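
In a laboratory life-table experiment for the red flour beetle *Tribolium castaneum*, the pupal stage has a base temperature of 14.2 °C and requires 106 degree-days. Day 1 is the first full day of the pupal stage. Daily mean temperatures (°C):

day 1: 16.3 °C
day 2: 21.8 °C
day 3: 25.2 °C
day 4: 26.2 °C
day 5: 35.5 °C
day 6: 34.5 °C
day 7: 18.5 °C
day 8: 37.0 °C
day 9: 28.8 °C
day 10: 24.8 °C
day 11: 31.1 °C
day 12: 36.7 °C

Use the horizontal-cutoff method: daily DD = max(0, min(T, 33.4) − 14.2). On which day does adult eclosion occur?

Daily DD above 14.2 °C (capped at 19.2): 2.1, 7.6, 11.0, 12.0, 19.2, 19.2, 4.3, 19.2, 14.6, 10.6, 16.9, 19.2.
Cumulative: 2.1, 9.7, 20.7, 32.7, 51.9, 71.1, 75.4, 94.6, 109.2, 119.8, 136.7, 155.9.
The total first reaches 106 DD on day 9.

day 9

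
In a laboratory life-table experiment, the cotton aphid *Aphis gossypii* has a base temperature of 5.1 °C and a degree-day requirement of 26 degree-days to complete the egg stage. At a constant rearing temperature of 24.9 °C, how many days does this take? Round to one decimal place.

Daily accumulation = 24.9 − 5.1 = 19.8 DD/day.
Duration = 26 / 19.8 = 1.313 ≈ 1.3 days.

1.3 days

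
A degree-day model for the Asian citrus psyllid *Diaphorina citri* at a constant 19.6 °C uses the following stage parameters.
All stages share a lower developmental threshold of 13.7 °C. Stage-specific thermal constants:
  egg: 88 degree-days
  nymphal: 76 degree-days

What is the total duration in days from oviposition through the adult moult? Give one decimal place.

27.8 days

Daily accumulation at 19.6 °C = 19.6 − 13.7 = 5.9 DD/day.
Total K = 88 + 76 = 164 DD.
Total duration = 164 / 5.9 = 27.797 ≈ 27.8 days.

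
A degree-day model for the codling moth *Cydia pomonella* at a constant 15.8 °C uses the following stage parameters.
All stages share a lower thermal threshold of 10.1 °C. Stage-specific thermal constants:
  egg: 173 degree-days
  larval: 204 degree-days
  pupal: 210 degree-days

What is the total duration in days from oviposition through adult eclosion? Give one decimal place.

103.0 days

Daily accumulation at 15.8 °C = 15.8 − 10.1 = 5.7 DD/day.
Total K = 173 + 204 + 210 = 587 DD.
Total duration = 587 / 5.7 = 102.982 ≈ 103.0 days.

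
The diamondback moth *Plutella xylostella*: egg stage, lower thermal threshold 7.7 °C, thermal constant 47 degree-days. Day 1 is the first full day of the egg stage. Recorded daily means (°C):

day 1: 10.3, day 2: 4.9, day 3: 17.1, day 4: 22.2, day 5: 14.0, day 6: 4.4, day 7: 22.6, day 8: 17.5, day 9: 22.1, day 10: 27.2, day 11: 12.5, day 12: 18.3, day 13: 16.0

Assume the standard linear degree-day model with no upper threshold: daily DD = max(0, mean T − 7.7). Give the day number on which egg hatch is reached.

Daily DD above 7.7 °C: 2.6, 0.0, 9.4, 14.5, 6.3, 0.0, 14.9, 9.8, 14.4, 19.5, 4.8, 10.6, 8.3.
Cumulative: 2.6, 2.6, 12.0, 26.5, 32.8, 32.8, 47.7, 57.5, 71.9, 91.4, 96.2, 106.8, 115.1.
The total first reaches 47 DD on day 7.

day 7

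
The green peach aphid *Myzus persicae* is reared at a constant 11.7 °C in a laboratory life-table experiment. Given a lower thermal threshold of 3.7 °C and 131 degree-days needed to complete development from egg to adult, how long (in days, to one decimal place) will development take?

16.4 days

Daily accumulation = 11.7 − 3.7 = 8.0 DD/day.
Duration = 131 / 8.0 = 16.375 ≈ 16.4 days.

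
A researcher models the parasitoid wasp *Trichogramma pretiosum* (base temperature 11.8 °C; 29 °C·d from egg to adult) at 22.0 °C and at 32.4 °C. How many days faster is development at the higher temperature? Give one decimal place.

1.4 days

At 22.0 °C: 29 / (22.0 − 11.8) = 29 / 10.2 = 2.843 d.
At 32.4 °C: 29 / (32.4 − 11.8) = 29 / 20.6 = 1.408 d.
Difference = |2.843 − 1.408| = 1.435 ≈ 1.4 days.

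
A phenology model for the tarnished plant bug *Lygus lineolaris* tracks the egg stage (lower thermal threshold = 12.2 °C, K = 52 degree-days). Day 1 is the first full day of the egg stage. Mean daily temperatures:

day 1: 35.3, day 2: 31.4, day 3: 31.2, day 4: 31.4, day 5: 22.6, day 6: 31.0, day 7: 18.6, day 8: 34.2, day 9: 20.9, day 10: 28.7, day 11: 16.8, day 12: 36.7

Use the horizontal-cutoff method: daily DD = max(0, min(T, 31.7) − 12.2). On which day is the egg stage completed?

day 3

Daily DD above 12.2 °C (capped at 19.5): 19.5, 19.2, 19.0, 19.2, 10.4, 18.8, 6.4, 19.5, 8.7, 16.5, 4.6, 19.5.
Cumulative: 19.5, 38.7, 57.7, 76.9, 87.3, 106.1, 112.5, 132.0, 140.7, 157.2, 161.8, 181.3.
The total first reaches 52 DD on day 3.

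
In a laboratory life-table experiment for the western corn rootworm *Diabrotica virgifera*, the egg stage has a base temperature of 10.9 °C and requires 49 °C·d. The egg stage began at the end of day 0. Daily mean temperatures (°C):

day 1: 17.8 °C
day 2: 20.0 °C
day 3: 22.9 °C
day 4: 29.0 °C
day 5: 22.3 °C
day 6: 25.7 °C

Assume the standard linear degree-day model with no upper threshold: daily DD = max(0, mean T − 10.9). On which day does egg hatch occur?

day 5

Daily DD above 10.9 °C: 6.9, 9.1, 12.0, 18.1, 11.4, 14.8.
Cumulative: 6.9, 16.0, 28.0, 46.1, 57.5, 72.3.
The total first reaches 49 DD on day 5.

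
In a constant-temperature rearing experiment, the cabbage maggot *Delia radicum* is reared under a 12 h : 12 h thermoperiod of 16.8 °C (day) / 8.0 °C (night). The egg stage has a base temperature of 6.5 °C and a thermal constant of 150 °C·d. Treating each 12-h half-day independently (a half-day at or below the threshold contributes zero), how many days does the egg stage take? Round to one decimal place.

Day half: max(0, 16.8 − 6.5) × 0.5 = 10.3 × 0.5 = 5.15 DD.
Night half: max(0, 8.0 − 6.5) × 0.5 = 1.5 × 0.5 = 0.75 DD.
Per 24 h: 5.90 DD/day.
Duration = 150 / 5.90 = 25.424 ≈ 25.4 days.

25.4 days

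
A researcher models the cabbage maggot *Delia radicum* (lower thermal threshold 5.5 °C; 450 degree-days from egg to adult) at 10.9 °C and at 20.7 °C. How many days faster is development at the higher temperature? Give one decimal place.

53.7 days

At 10.9 °C: 450 / (10.9 − 5.5) = 450 / 5.4 = 83.333 d.
At 20.7 °C: 450 / (20.7 − 5.5) = 450 / 15.2 = 29.605 d.
Difference = |83.333 − 29.605| = 53.728 ≈ 53.7 days.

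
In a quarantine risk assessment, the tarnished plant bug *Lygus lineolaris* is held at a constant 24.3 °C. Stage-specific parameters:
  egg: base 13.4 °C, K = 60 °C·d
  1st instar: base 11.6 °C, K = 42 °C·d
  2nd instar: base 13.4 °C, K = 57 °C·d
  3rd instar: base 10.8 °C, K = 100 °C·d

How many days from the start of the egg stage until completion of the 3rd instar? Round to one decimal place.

21.4 days

egg: 60 / (24.3 − 13.4) = 60 / 10.9 = 5.505 d.
1st instar: 42 / (24.3 − 11.6) = 42 / 12.7 = 3.307 d.
2nd instar: 57 / (24.3 − 13.4) = 57 / 10.9 = 5.229 d.
3rd instar: 100 / (24.3 − 10.8) = 100 / 13.5 = 7.407 d.
Sum = 21.448 ≈ 21.4 days.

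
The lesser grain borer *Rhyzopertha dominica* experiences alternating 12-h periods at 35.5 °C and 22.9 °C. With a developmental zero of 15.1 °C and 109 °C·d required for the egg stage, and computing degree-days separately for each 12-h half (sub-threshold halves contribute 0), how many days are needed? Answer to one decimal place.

Day half: max(0, 35.5 − 15.1) × 0.5 = 20.4 × 0.5 = 10.20 DD.
Night half: max(0, 22.9 − 15.1) × 0.5 = 7.8 × 0.5 = 3.90 DD.
Per 24 h: 14.10 DD/day.
Duration = 109 / 14.10 = 7.730 ≈ 7.7 days.

7.7 days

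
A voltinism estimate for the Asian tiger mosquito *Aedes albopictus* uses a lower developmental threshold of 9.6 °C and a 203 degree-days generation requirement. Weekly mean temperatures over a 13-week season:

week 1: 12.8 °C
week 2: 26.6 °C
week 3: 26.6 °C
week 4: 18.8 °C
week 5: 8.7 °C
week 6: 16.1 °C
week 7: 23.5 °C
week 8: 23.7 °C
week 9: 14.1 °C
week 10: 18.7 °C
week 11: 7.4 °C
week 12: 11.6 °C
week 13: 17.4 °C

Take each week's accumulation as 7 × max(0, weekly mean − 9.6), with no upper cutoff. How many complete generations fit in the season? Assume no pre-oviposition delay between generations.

3 generations

Weekly DD (7 × max(0, T̄ − 9.6)): 22.4, 119.0, 119.0, 64.4, 0.0, 45.5, 97.3, 98.7, 31.5, 63.7, 0.0, 14.0, 54.6.
Season total = 730.1 DD.
Complete generations = ⌊730.1 / 203⌋ = 3.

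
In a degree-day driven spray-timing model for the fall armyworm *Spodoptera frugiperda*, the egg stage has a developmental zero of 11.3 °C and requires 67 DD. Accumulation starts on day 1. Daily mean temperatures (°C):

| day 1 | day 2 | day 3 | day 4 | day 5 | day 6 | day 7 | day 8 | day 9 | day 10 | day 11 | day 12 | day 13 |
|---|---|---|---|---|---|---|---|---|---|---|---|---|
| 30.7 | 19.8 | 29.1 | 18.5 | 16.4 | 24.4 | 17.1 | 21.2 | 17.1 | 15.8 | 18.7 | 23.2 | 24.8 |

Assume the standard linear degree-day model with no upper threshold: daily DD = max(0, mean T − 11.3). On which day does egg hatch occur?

Daily DD above 11.3 °C: 19.4, 8.5, 17.8, 7.2, 5.1, 13.1, 5.8, 9.9, 5.8, 4.5, 7.4, 11.9, 13.5.
Cumulative: 19.4, 27.9, 45.7, 52.9, 58.0, 71.1, 76.9, 86.8, 92.6, 97.1, 104.5, 116.4, 129.9.
The total first reaches 67 DD on day 6.

day 6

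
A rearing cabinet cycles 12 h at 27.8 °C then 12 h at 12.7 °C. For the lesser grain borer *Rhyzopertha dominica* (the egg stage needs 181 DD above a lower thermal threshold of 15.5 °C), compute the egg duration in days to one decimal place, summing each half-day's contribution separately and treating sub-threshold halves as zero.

Day half: max(0, 27.8 − 15.5) × 0.5 = 12.3 × 0.5 = 6.15 DD.
Night half: max(0, 12.7 − 15.5) × 0.5 = 0.0 × 0.5 = 0.00 DD.
Per 24 h: 6.15 DD/day.
Duration = 181 / 6.15 = 29.431 ≈ 29.4 days.

29.4 days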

__Aim of the task__. Working through the records above, copy each line in which "moth" is found.

__Written reply__.
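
A degree-day model for the codling moth *Cydia pomonella* at a constant 15.8 °C uses the following stage parameters.
The diamondback moth *Plutella xylostella*: egg stage, lower thermal threshold 7.7 °C, thermal constant 47 degree-days. Day 1 is the first full day of the egg stage. Recorded daily means (°C):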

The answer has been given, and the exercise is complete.